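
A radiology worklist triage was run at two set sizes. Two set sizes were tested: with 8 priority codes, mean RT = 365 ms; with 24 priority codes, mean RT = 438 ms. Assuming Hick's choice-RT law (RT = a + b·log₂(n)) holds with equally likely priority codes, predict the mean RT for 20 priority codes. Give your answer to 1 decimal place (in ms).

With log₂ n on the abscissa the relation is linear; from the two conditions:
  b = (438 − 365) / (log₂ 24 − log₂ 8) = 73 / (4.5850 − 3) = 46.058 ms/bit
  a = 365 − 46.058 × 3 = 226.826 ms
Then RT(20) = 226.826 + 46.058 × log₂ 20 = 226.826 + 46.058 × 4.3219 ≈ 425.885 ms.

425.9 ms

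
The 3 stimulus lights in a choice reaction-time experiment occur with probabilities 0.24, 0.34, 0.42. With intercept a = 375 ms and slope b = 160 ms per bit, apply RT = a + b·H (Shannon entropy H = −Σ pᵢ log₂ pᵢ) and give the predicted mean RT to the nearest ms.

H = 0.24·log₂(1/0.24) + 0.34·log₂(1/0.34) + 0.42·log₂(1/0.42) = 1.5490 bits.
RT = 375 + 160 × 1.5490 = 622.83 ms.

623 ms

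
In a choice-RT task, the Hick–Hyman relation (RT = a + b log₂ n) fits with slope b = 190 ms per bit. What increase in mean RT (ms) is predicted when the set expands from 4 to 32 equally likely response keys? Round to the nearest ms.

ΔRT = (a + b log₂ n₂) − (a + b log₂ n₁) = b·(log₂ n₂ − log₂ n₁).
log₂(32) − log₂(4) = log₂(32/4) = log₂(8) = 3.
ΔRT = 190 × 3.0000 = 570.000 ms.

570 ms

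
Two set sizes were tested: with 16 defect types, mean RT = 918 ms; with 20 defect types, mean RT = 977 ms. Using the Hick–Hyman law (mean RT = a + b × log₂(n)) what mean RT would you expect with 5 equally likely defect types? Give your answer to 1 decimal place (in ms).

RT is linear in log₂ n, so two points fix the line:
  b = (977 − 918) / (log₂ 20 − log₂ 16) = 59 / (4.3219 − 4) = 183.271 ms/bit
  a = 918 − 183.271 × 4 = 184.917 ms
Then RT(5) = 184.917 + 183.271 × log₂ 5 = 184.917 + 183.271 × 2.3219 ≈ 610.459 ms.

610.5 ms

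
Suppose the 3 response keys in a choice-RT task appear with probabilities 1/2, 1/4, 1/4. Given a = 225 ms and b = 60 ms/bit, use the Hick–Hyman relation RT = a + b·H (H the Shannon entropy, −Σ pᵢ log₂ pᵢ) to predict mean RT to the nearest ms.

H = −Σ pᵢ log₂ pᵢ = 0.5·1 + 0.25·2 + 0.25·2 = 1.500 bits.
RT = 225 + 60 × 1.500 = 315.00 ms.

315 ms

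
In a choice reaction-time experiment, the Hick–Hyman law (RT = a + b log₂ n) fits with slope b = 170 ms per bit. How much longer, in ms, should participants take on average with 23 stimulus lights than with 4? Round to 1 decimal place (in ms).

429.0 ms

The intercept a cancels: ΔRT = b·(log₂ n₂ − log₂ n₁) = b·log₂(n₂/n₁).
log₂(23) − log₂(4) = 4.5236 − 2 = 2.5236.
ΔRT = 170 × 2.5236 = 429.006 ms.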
—————
▶ Exercise instructions:
Reproduce each entry exactly, with nothing missing.

▶ Exercise output:
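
A radiology worklist triage was run at two set sizes. Two set sizes were tested: with 8 priority codes, mean RT = 365 ms; with 24 priority codes, mean RT = 438 ms. Assuming Hick's choice-RT law (RT = a + b·log₂(n)) holds with equally likely priority codes, predict the mean RT for 20 priority codes. Give your answer to 1 decimal place (in ms).

With log₂ n on the abscissa the relation is linear; from the two conditions:
  b = (438 − 365) / (log₂ 24 − log₂ 8) = 73 / (4.5850 − 3) = 46.058 ms/bit
  a = 365 − 46.058 × 3 = 226.826 ms
Then RT(20) = 226.826 + 46.058 × log₂ 20 = 226.826 + 46.058 × 4.3219 ≈ 425.885 ms.

425.9 ms

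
The 3 stimulus lights in a choice reaction-time experiment occur with probabilities 0.24, 0.34, 0.42. With intercept a = 375 ms and slope b = 160 ms per bit, apply RT = a + b·H (Shannon entropy H = −Σ pᵢ log₂ pᵢ) and give the predicted mean RT to the nearest ms.

H = 0.24·log₂(1/0.24) + 0.34·log₂(1/0.34) + 0.42·log₂(1/0.42) = 1.5490 bits.
RT = 375 + 160 × 1.5490 = 622.83 ms.

623 ms

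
In a choice-RT task, the Hick–Hyman relation (RT = a + b log₂ n) fits with slope b = 190 ms per bit. What increase in mean RT (ms) is predicted when the set expands from 4 to 32 equally likely response keys? Round to the nearest ms.

ΔRT = (a + b log₂ n₂) − (a + b log₂ n₁) = b·(log₂ n₂ − log₂ n₁).
log₂(32) − log₂(4) = log₂(32/4) = log₂(8) = 3.
ΔRT = 190 × 3.0000 = 570.000 ms.

570 ms

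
Two set sizes were tested: with 16 defect types, mean RT = 918 ms; with 20 defect types, mean RT = 977 ms. Using the Hick–Hyman law (mean RT = a + b × log₂(n)) what mean RT would you expect with 5 equally likely defect types? Give your answer to 1 decimal place (in ms).

RT is linear in log₂ n, so two points fix the line:
  b = (977 − 918) / (log₂ 20 − log₂ 16) = 59 / (4.3219 − 4) = 183.271 ms/bit
  a = 918 − 183.271 × 4 = 184.917 ms
Then RT(5) = 184.917 + 183.271 × log₂ 5 = 184.917 + 183.271 × 2.3219 ≈ 610.459 ms.

610.5 ms

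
Suppose the 3 response keys in a choice-RT task appear with probabilities 1/2, 1/4, 1/4. Given a = 225 ms and b = 60 ms/bit, use the Hick–Hyman relation RT = a + b·H (H the Shannon entropy, −Σ pᵢ log₂ pᵢ) to predict mean RT to the nearest ms.

H = −Σ pᵢ log₂ pᵢ = 0.5·1 + 0.25·2 + 0.25·2 = 1.500 bits.
RT = 225 + 60 × 1.500 = 315.00 ms.

315 ms

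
In a choice reaction-time experiment, the Hick–Hyman law (RT = a + b log₂ n) fits with slope b = 170 ms per bit. How much longer, in ms, should participants take on average with 23 stimulus lights than with 4? Round to 1 decimal place (in ms).

429.0 ms

The intercept a cancels: ΔRT = b·(log₂ n₂ − log₂ n₁) = b·log₂(n₂/n₁).
log₂(23) − log₂(4) = 4.5236 − 2 = 2.5236.
ΔRT = 170 × 2.5236 = 429.006 ms.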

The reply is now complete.